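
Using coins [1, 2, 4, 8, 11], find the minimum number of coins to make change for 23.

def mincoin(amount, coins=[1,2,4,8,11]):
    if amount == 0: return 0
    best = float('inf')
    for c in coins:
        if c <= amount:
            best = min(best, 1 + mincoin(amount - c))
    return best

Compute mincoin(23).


Building up with DP:
mincoin(0) = 0
mincoin(1) = min(1+mincoin(0)=1+0=1) = 1
mincoin(2) = min(1+mincoin(1)=1+1=2, 1+mincoin(0)=1+0=1) = 1
mincoin(3) = min(1+mincoin(2)=1+1=2, 1+mincoin(1)=1+1=2) = 2
mincoin(4) = min(1+mincoin(3)=1+2=3, 1+mincoin(2)=1+1=2, 1+mincoin(0)=1+0=1) = 1
mincoin(5) = min(1+mincoin(4)=1+1=2, 1+mincoin(3)=1+2=3, 1+mincoin(1)=1+1=2) = 2
mincoin(6) = min(1+mincoin(5)=1+2=3, 1+mincoin(4)=1+1=2, 1+mincoin(2)=1+1=2) = 2
mincoin(7) = min(1+mincoin(6)=1+2=3, 1+mincoin(5)=1+2=3, 1+mincoin(3)=1+2=3) = 3
mincoin(8) = min(1+mincoin(7)=1+3=4, 1+mincoin(6)=1+2=3, 1+mincoin(4)=1+1=2, 1+mincoin(0)=1+0=1) = 1
mincoin(9) = min(1+mincoin(8)=1+1=2, 1+mincoin(7)=1+3=4, 1+mincoin(5)=1+2=3, 1+mincoin(1)=1+1=2) = 2
mincoin(10) = min(1+mincoin(9)=1+2=3, 1+mincoin(8)=1+1=2, 1+mincoin(6)=1+2=3, 1+mincoin(2)=1+1=2) = 2
mincoin(11) = min(1+mincoin(10)=1+2=3, 1+mincoin(9)=1+2=3, 1+mincoin(7)=1+3=4, 1+mincoin(3)=1+2=3, 1+mincoin(0)=1+0=1) = 1
mincoin(12) = min(1+mincoin(11)=1+1=2, 1+mincoin(10)=1+2=3, 1+mincoin(8)=1+1=2, 1+mincoin(4)=1+1=2, 1+mincoin(1)=1+1=2) = 2
mincoin(13) = min(1+mincoin(12)=1+2=3, 1+mincoin(11)=1+1=2, 1+mincoin(9)=1+2=3, 1+mincoin(5)=1+2=3, 1+mincoin(2)=1+1=2) = 2
mincoin(14) = min(1+mincoin(13)=1+2=3, 1+mincoin(12)=1+2=3, 1+mincoin(10)=1+2=3, 1+mincoin(6)=1+2=3, 1+mincoin(3)=1+2=3) = 3
mincoin(15) = min(1+mincoin(14)=1+3=4, 1+mincoin(13)=1+2=3, 1+mincoin(11)=1+1=2, 1+mincoin(7)=1+3=4, 1+mincoin(4)=1+1=2) = 2
mincoin(16) = min(1+mincoin(15)=1+2=3, 1+mincoin(14)=1+3=4, 1+mincoin(12)=1+2=3, 1+mincoin(8)=1+1=2, 1+mincoin(5)=1+2=3) = 2
mincoin(17) = min(1+mincoin(16)=1+2=3, 1+mincoin(15)=1+2=3, 1+mincoin(13)=1+2=3, 1+mincoin(9)=1+2=3, 1+mincoin(6)=1+2=3) = 3
mincoin(18) = min(1+mincoin(17)=1+3=4, 1+mincoin(16)=1+2=3, 1+mincoin(14)=1+3=4, 1+mincoin(10)=1+2=3, 1+mincoin(7)=1+3=4) = 3
mincoin(19) = min(1+mincoin(18)=1+3=4, 1+mincoin(17)=1+3=4, 1+mincoin(15)=1+2=3, 1+mincoin(11)=1+1=2, 1+mincoin(8)=1+1=2) = 2
mincoin(20) = min(1+mincoin(19)=1+2=3, 1+mincoin(18)=1+3=4, 1+mincoin(16)=1+2=3, 1+mincoin(12)=1+2=3, 1+mincoin(9)=1+2=3) = 3
mincoin(21) = min(1+mincoin(20)=1+3=4, 1+mincoin(19)=1+2=3, 1+mincoin(17)=1+3=4, 1+mincoin(13)=1+2=3, 1+mincoin(10)=1+2=3) = 3
mincoin(22) = min(1+mincoin(21)=1+3=4, 1+mincoin(20)=1+3=4, 1+mincoin(18)=1+3=4, 1+mincoin(14)=1+3=4, 1+mincoin(11)=1+1=2) = 2
mincoin(23) = min(1+mincoin(22)=1+2=3, 1+mincoin(21)=1+3=4, 1+mincoin(19)=1+2=3, 1+mincoin(15)=1+2=3, 1+mincoin(12)=1+2=3) = 3

3


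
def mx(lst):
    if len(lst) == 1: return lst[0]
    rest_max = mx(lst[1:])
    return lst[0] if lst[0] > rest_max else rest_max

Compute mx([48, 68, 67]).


mx([48, 68, 67]): compare 48 with mx([68, 67])
mx([68, 67]): compare 68 with mx([67])
mx([67]) = 67  (base case)
Compare 68 with 67 -> 68
Compare 48 with 68 -> 68

68


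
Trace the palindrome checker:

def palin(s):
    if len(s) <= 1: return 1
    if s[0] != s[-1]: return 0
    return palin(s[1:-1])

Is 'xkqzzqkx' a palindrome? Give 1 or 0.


palin('xkqzzqkx'): s[0]='x' == s[-1]='x' -> check palin('kqzzqk')
palin('kqzzqk'): s[0]='k' == s[-1]='k' -> check palin('qzzq')
palin('qzzq'): s[0]='q' == s[-1]='q' -> check palin('zz')
palin('zz'): s[0]='z' == s[-1]='z' -> check palin('')
palin(''): len <= 1 -> return 1  (base case)
Result: 1 (palindrome)

1


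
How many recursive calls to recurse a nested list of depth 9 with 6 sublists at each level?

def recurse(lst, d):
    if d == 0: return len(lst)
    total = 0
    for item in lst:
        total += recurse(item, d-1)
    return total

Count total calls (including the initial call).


At depth 0 (root): 1 call
At depth 1: each of 1 parents calls recurse on 6 children = 6 calls
At depth 2: each of 6 parents calls recurse on 6 children = 36 calls
At depth 3: each of 36 parents calls recurse on 6 children = 216 calls
At depth 4: each of 216 parents calls recurse on 6 children = 1296 calls
At depth 5: each of 1296 parents calls recurse on 6 children = 7776 calls
At depth 6: each of 7776 parents calls recurse on 6 children = 46656 calls
At depth 7: each of 46656 parents calls recurse on 6 children = 279936 calls
At depth 8: each of 279936 parents calls recurse on 6 children = 1679616 calls
At depth 9: each of 1679616 parents calls recurse on 6 children = 10077696 calls
Total: 1 + 6 + 36 + 216 + 1296 + 7776 + 46656 + 279936 + 1679616 + 10077696 = 12093235

12093235


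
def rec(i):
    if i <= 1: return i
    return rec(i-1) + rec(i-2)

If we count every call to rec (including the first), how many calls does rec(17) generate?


Let C(n) = total calls for rec(n)
C(0) = 1, C(1) = 1
C(2) = 1 + C(1) + C(0) = 1 + 1 + 1 = 3
C(3) = 1 + C(2) + C(1) = 1 + 3 + 1 = 5
C(4) = 1 + C(3) + C(2) = 1 + 5 + 3 = 9
C(5) = 1 + C(4) + C(3) = 1 + 9 + 5 = 15
C(6) = 1 + C(5) + C(4) = 1 + 15 + 9 = 25
C(7) = 1 + C(6) + C(5) = 1 + 25 + 15 = 41
C(8) = 1 + C(7) + C(6) = 1 + 41 + 25 = 67
C(9) = 1 + C(8) + C(7) = 1 + 67 + 41 = 109
C(10) = 1 + C(9) + C(8) = 1 + 109 + 67 = 177
C(11) = 1 + C(10) + C(9) = 1 + 177 + 109 = 287
C(12) = 1 + C(11) + C(10) = 1 + 287 + 177 = 465
C(13) = 1 + C(12) + C(11) = 1 + 465 + 287 = 753
C(14) = 1 + C(13) + C(12) = 1 + 753 + 465 = 1219
C(15) = 1 + C(14) + C(13) = 1 + 1219 + 753 = 1973
C(16) = 1 + C(15) + C(14) = 1 + 1973 + 1219 = 3193
C(17) = 1 + C(16) + C(15) = 1 + 3193 + 1973 = 5167

5167


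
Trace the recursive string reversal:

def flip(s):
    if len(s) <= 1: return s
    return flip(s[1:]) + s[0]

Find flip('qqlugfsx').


flip('qqlugfsx') = flip('qlugfsx') + 'q'
flip('qlugfsx') = flip('lugfsx') + 'q'
flip('lugfsx') = flip('ugfsx') + 'l'
flip('ugfsx') = flip('gfsx') + 'u'
flip('gfsx') = flip('fsx') + 'g'
flip('fsx') = flip('sx') + 'f'
flip('sx') = flip('x') + 's'
flip('x') = 'x'  (base case)
Concatenating: 'x' + 's' + 'f' + 'g' + 'u' + 'l' + 'q' + 'q' = 'xsfgulqq'

xsfgulqq


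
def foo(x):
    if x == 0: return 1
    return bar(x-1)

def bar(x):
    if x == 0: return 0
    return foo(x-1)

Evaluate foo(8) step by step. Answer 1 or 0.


foo(8) = bar(7)
bar(7) = foo(6)
foo(6) = bar(5)
bar(5) = foo(4)
foo(4) = bar(3)
bar(3) = foo(2)
foo(2) = bar(1)
bar(1) = foo(0)
foo(0) = 1  (base case)
Result: 1

1


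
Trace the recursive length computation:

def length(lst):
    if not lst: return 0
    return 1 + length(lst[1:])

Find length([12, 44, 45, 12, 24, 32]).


length([12, 44, 45, 12, 24, 32]) = 1 + length([44, 45, 12, 24, 32])
length([44, 45, 12, 24, 32]) = 1 + length([45, 12, 24, 32])
length([45, 12, 24, 32]) = 1 + length([12, 24, 32])
length([12, 24, 32]) = 1 + length([24, 32])
length([24, 32]) = 1 + length([32])
length([32]) = 1 + length([])
length([]) = 0  (base case)
Unwinding: 1 + 1 + 1 + 1 + 1 + 1 + 0 = 6

6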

____

**What the task requires**:
From the listing above, return the lines starting at the one with "if s[0] != s[-1]: return 0" and ending at the one with "return total", both kept, exactly as they appear and nothing more.

**Reply**:
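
    if s[0] != s[-1]: return 0
    return palin(s[1:-1])

Is 'xkqzzqkx' a palindrome? Give 1 or 0.


palin('xkqzzqkx'): s[0]='x' == s[-1]='x' -> check palin('kqzzqk')
palin('kqzzqk'): s[0]='k' == s[-1]='k' -> check palin('qzzq')
palin('qzzq'): s[0]='q' == s[-1]='q' -> check palin('zz')
palin('zz'): s[0]='z' == s[-1]='z' -> check palin('')
palin(''): len <= 1 -> return 1  (base case)
Result: 1 (palindrome)

1


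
How many recursive calls to recurse a nested list of depth 9 with 6 sublists at each level?

def recurse(lst, d):
    if d == 0: return len(lst)
    total = 0
    for item in lst:
        total += recurse(item, d-1)
    return total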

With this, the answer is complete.